EXERCISE MATERIAL section start
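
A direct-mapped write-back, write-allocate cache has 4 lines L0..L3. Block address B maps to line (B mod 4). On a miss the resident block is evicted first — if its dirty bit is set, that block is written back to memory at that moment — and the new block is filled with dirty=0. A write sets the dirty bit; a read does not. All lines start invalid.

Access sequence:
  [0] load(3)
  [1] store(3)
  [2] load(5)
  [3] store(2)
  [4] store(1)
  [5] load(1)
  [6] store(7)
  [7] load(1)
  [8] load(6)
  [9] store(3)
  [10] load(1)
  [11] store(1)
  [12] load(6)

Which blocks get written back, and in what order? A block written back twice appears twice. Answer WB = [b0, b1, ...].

WB = [3, 2, 7]

  0 | R B3 → L3 miss [-]
  1 | W B3 → L3 hit [D]
  2 | R B5 → L1 miss [-]
  3 | W B2 → L2 miss [D]
  4 | W B1 → L1 miss [D]
  5 | R B1 → L1 hit [D]
  6 | W B7 → L3 miss wb→B3 [D]
  7 | R B1 → L1 hit [D]
  8 | R B6 → L2 miss wb→B2 [-]
  9 | W B3 → L3 miss wb→B7 [D]
  10 | R B1 → L1 hit [D]
  11 | W B1 → L1 hit [D]
  12 | R B6 → L2 hit [-]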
EXERCISE MATERIAL section end
Across all the records above, find each line with "store" in it and copy it.

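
  [1] store(3)
  [3] store(2)
  [4] store(1)
  [6] store(7)
  [9] store(3)
  [11] store(1)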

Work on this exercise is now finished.